----- WORKING DATA -----

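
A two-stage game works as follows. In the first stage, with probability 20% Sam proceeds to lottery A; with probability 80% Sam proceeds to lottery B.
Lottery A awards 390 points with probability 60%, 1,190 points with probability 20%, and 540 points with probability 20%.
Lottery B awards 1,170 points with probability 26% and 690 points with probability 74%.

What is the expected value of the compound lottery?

EV(A) = 0.6 × 390 + 0.2 × 1190 + 0.2 × 540 = 234 + 238 + 108 = 580
EV(B) = 0.26 × 1170 + 0.74 × 690 = 304.2 + 510.6 = 814.8
Overall = 0.2 × 580 + 0.8 × 814.8 = 116 + 651.84 = 767.84

767.84 points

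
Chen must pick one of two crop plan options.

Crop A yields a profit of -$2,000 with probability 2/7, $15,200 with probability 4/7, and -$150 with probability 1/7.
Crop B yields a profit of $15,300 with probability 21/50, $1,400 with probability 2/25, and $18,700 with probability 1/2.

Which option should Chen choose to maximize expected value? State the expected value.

Crop B ($15,888)

Crop A = 2/7 × (-2000) + 4/7 × 15200 + 1/7 × (-150) = -571.4286 + 8685.7143 − 21.4286 = 8092.8571
Crop B = 21/50 × 15300 + 2/25 × 1400 + 1/2 × 18700 = 6426 + 112 + 9350 = 15888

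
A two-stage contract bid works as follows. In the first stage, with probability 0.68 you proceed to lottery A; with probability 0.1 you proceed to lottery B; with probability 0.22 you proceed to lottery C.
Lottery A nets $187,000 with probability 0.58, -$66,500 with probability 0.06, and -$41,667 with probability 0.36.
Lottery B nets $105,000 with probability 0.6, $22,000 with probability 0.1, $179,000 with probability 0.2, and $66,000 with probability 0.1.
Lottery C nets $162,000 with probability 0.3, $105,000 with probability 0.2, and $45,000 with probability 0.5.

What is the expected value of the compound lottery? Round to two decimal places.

$91,861.52

EV(A) = 0.58 × 187000 + 0.06 × (-66500) + 0.36 × (-41667) = 108460 − 3990 − 15000.12 = 89469.88
EV(B) = 0.6 × 105000 + 0.1 × 22000 + 0.2 × 179000 + 0.1 × 66000 = 63000 + 2200 + 35800 + 6600 = 107600
EV(C) = 0.3 × 162000 + 0.2 × 105000 + 0.5 × 45000 = 48600 + 21000 + 22500 = 92100
Overall = 0.68 × 89469.88 + 0.1 × 107600 + 0.22 × 92100 = 60839.5184 + 10760 + 20262 = 91861.5184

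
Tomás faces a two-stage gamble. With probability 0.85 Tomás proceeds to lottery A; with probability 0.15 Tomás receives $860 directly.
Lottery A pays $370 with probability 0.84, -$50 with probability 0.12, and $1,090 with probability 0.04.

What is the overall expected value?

EV(A) = 0.84 × 370 + 0.12 × (-50) + 0.04 × 1090 = 310.8 − 6 + 43.6 = 348.4
Branch B: 860 (certain)
Overall = 0.85 × 348.4 + 0.15 × 860 = 296.14 + 129 = 425.14

$425.14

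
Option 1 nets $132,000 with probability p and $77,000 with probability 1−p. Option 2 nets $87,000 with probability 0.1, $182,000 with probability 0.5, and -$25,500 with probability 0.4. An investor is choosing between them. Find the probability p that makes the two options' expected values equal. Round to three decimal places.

p = 0.227

EV(Option 2) = 0.1 × 87000 + 0.5 × 182000 + 0.4 × (-25500) = 8700 + 91000 − 10200 = 89500
p·132000 + (1−p)·77000 = 89500
55000p + 77000 = 89500
p = (89500 − 77000) / 55000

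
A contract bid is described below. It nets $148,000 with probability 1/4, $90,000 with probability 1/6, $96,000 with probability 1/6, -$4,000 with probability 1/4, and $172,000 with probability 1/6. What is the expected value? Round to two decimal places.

EV = 1/4 × 148000 + 1/6 × 90000 + 1/6 × 96000 + 1/4 × (-4000) + 1/6 × 172000 = 37000 + 15000 + 16000 − 1000 + 28666.6667 = 95666.6667

$95,666.67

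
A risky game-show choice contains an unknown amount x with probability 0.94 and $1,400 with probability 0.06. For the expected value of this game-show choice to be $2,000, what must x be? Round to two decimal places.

0.94·x + 0.06·1400 = 2000
0.94·x = 2000 − 84 = 1916
x = 1916 / 0.94 = 2038.2979

x = $2,038.30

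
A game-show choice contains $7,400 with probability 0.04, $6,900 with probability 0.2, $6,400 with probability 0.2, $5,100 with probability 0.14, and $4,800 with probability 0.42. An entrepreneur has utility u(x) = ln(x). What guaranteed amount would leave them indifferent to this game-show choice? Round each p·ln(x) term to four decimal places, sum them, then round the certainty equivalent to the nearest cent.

$5,610.53

E[u] = 0.04·ln(7400) + 0.2·ln(6900) + 0.2·ln(6400) + 0.14·ln(5100) + 0.42·ln(4800) = 0.3564 + 1.7679 + 1.7528 + 1.1952 + 3.5601 = 8.6324
CE = e^8.6324 ≈ 5610.53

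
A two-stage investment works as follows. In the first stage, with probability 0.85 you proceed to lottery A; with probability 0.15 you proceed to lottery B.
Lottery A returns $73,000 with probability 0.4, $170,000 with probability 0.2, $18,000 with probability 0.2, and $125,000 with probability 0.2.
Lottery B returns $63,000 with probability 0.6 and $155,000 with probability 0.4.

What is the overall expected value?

$93,000

EV(A) = 0.4 × 73000 + 0.2 × 170000 + 0.2 × 18000 + 0.2 × 125000 = 29200 + 34000 + 3600 + 25000 = 91800
EV(B) = 0.6 × 63000 + 0.4 × 155000 = 37800 + 62000 = 99800
Overall = 0.85 × 91800 + 0.15 × 99800 = 78030 + 14970 = 93000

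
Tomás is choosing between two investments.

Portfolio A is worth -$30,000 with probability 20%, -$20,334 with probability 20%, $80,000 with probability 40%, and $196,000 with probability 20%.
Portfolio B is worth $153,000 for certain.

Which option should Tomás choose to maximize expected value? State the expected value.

Portfolio B ($153,000)

Portfolio A = 0.2 × (-30000) + 0.2 × (-20334) + 0.4 × 80000 + 0.2 × 196000 = -6000 − 4066.8 + 32000 + 39200 = 61133.2
Portfolio B: 153000 (certain)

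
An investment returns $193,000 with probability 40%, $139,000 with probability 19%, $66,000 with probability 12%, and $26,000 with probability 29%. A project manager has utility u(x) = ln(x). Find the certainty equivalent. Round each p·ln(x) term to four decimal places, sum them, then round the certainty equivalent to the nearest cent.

$89,143.26

E[u] = 0.4·ln(193000) + 0.19·ln(139000) + 0.12·ln(66000) + 0.29·ln(26000) = 4.8682 + 2.2500 + 1.3317 + 2.9481 = 11.3980
CE = e^11.3980 ≈ 89143.26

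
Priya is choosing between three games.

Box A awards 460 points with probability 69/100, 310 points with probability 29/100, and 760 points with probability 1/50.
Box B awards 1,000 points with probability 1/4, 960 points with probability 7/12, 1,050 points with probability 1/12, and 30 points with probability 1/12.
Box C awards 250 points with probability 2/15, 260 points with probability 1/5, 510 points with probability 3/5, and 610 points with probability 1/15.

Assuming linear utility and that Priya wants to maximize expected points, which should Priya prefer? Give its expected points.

Box A = 69/100 × 460 + 29/100 × 310 + 1/50 × 760 = 317.4 + 89.9 + 15.2 = 422.5
Box B = 1/4 × 1000 + 7/12 × 960 + 1/12 × 1050 + 1/12 × 30 = 250 + 560 + 87.5 + 2.5 = 900
Box C = 2/15 × 250 + 1/5 × 260 + 3/5 × 510 + 1/15 × 610 = 33.3333 + 52 + 306 + 40.6667 = 432

Box B (900 points)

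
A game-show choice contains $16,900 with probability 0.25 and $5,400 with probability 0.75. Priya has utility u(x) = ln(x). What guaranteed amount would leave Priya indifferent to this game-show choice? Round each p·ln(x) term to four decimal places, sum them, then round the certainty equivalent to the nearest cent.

E[u] = 0.25·ln(16900) + 0.75·ln(5400) = 2.4338 + 6.4456 = 8.8794
CE = e^8.8794 ≈ 7182.48

$7,182.48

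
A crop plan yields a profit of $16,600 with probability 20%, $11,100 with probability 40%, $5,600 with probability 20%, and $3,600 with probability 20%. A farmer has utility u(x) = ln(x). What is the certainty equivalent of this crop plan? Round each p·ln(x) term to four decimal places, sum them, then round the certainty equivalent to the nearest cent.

E[u] = 0.2·ln(16600) + 0.4·ln(11100) + 0.2·ln(5600) + 0.2·ln(3600) = 1.9434 + 3.7259 + 1.7261 + 1.6377 = 9.0331
CE = e^9.0331 ≈ 8375.78

$8,375.78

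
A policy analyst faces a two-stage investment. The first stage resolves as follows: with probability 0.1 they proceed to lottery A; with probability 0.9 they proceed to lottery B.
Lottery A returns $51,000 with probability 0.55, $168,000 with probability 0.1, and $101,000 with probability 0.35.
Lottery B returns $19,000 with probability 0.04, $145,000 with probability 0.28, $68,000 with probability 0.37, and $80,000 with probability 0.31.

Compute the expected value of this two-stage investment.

EV(A) = 0.55 × 51000 + 0.1 × 168000 + 0.35 × 101000 = 28050 + 16800 + 35350 = 80200
EV(B) = 0.04 × 19000 + 0.28 × 145000 + 0.37 × 68000 + 0.31 × 80000 = 760 + 40600 + 25160 + 24800 = 91320
Overall = 0.1 × 80200 + 0.9 × 91320 = 8020 + 82188 = 90208

$90,208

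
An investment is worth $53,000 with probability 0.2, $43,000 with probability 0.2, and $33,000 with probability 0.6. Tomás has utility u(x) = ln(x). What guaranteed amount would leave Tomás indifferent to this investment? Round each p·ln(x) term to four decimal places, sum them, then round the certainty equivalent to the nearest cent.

$38,253.87

E[u] = 0.2·ln(53000) + 0.2·ln(43000) + 0.6·ln(33000) = 2.1756 + 2.1338 + 6.2426 = 10.5520
CE = e^10.5520 ≈ 38253.87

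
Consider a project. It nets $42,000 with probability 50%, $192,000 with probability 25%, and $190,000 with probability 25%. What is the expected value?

EV = 0.5 × 42000 + 0.25 × 192000 + 0.25 × 190000 = 21000 + 48000 + 47500 = 116500

$116,500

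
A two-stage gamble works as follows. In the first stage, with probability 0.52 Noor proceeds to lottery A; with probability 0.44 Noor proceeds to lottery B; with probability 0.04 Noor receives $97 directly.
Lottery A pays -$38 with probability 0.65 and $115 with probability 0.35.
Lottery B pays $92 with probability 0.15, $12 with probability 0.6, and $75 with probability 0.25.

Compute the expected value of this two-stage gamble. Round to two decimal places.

$29.46

EV(A) = 0.65 × (-38) + 0.35 × 115 = -24.7 + 40.25 = 15.55
EV(B) = 0.15 × 92 + 0.6 × 12 + 0.25 × 75 = 13.8 + 7.2 + 18.75 = 39.75
Branch C: 97 (certain)
Overall = 0.52 × 15.55 + 0.44 × 39.75 + 0.04 × 97 = 8.086 + 17.49 + 3.88 = 29.456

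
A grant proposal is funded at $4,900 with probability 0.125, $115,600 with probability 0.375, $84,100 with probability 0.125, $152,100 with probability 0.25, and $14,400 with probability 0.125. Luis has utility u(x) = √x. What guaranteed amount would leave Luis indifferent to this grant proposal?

E[u] = 0.125·√4900 + 0.375·√115600 + 0.125·√84100 + 0.25·√152100 + 0.125·√14400 = 0.125·70 + 0.375·340 + 0.125·290 + 0.25·390 + 0.125·120 = 285
CE = (285)² = 81225

$81,225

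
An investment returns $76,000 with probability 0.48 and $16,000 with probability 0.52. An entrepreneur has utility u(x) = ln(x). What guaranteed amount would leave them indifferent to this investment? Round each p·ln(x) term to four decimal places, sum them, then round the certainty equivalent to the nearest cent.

$33,802.84

E[u] = 0.48·ln(76000) + 0.52·ln(16000) = 5.3945 + 5.0338 = 10.4283
CE = e^10.4283 ≈ 33802.84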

-----

Line count for "pays": report how many lines in the data above include it, with no other words.

3